**WORK REQUIRED**
The output should consist solely of the lines running from the one that contains "Find the coefficient" through the end of the records below, copied exactly.

════════

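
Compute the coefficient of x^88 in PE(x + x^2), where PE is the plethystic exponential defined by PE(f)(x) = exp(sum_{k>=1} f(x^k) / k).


With f(x) = x + x^2, the exponent is sum_{k>=1} (x^k + x^(2k)) / k = -ln(1 - x) - ln(1 - x^2). Exponentiating:
PE(x + x^2) = 1 / ((1 - x)(1 - x^2)).
This is the generating function for partitions of n into parts of size 1 or 2. The number of 2's can be any j in 0..44, and the rest are 1's, so
[x^88] = floor(88/2) + 1 = 45.

45


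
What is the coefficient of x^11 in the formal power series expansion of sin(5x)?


The Maclaurin series is sin(t) = sum_{k>=0} (-1)^k t^(2k+1) / (2k+1)!, so substituting t = 5x, only odd powers of x are nonzero, with coefficient of x^(2k+1) equal to (-1)^k 5^(2k+1) / (2k+1)!.
Write 11 = 2*5 + 1, giving the coefficient (-1)^5 * 5^11 / 11! = -48828125/39916800 = -1953125/1596672.

-1953125/1596672


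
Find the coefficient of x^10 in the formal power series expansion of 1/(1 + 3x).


Write 1/(1 + c x) = 1/(1 - (-c) x) and apply the geometric-series identity
1/(1 - y) = sum_{k>=0} y^k to get 1/(1 + c x) = sum_{k>=0} (-c)^k x^k.
So the coefficient of x^k is (-c)^k = (-1)^k * c^k.
Here c = 3 and k = 10:
(-3)^10 = 1 * 59049 = 59049

59049


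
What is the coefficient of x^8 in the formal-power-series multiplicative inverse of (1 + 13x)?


The inverse is 1/(1 + 13x). Apply the geometric identity 1/(1 - y) = sum_{k>=0} y^k with y = -13x:
1/(1 + 13x) = sum_{k>=0} (-13)^k x^k.
So the coefficient of x^8 is (-13)^8 = 815730721.

815730721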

════════

**OUTPUT**
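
Find the coefficient of x^10 in the formal power series expansion of 1/(1 + 3x).


Write 1/(1 + c x) = 1/(1 - (-c) x) and apply the geometric-series identity
1/(1 - y) = sum_{k>=0} y^k to get 1/(1 + c x) = sum_{k>=0} (-c)^k x^k.
So the coefficient of x^k is (-c)^k = (-1)^k * c^k.
Here c = 3 and k = 10:
(-3)^10 = 1 * 59049 = 59049

59049


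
What is the coefficient of x^8 in the formal-power-series multiplicative inverse of (1 + 13x)?


The inverse is 1/(1 + 13x). Apply the geometric identity 1/(1 - y) = sum_{k>=0} y^k with y = -13x:
1/(1 + 13x) = sum_{k>=0} (-13)^k x^k.
So the coefficient of x^8 is (-13)^8 = 815730721.

815730721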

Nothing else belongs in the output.